» **About this exercise**
Report back each line of the data that contains the word "food".
Source data START
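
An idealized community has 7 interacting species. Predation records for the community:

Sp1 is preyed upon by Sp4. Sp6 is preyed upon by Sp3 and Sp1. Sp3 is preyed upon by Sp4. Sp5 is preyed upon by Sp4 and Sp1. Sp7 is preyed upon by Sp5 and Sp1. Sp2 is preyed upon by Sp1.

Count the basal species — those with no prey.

Basal species (no prey listed): Sp6, Sp7, Sp2.
Count: 3.

3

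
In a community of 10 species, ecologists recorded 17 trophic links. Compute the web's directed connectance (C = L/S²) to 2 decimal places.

The web has S = 10 species and L = 17 feeding links.
C = L / S² = 17 / 100 = 0.1700 ≈ 0.17.

C = 0.17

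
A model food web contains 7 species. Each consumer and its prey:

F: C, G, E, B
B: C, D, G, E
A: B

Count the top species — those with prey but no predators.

2

Top species (has prey, but nothing eats it): F, A.
Count: 2.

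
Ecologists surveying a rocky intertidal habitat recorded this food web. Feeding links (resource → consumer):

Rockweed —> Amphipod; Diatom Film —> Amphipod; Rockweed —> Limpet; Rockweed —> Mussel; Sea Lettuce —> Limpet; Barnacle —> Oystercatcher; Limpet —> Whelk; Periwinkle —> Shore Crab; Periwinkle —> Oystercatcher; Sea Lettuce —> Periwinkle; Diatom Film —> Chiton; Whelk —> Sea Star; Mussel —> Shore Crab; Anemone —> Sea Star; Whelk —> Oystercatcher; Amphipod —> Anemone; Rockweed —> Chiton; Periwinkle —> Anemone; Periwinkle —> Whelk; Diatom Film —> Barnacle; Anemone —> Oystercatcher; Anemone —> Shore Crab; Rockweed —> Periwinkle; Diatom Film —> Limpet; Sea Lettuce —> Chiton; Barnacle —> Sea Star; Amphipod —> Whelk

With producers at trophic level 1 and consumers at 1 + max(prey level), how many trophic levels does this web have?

Producers (level 1): Sea Lettuce, Diatom Film, Rockweed.
Diatom Film → Amphipod → Anemone → Oystercatcher gives Oystercatcher level 4.
No species has a prey at level 4, so no species reaches level 5.

4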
Source data END
» **Result of this exercise**
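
A model food web contains 7 species. Each consumer and its prey:
Ecologists surveying a rocky intertidal habitat recorded this food web. Feeding links (resource → consumer):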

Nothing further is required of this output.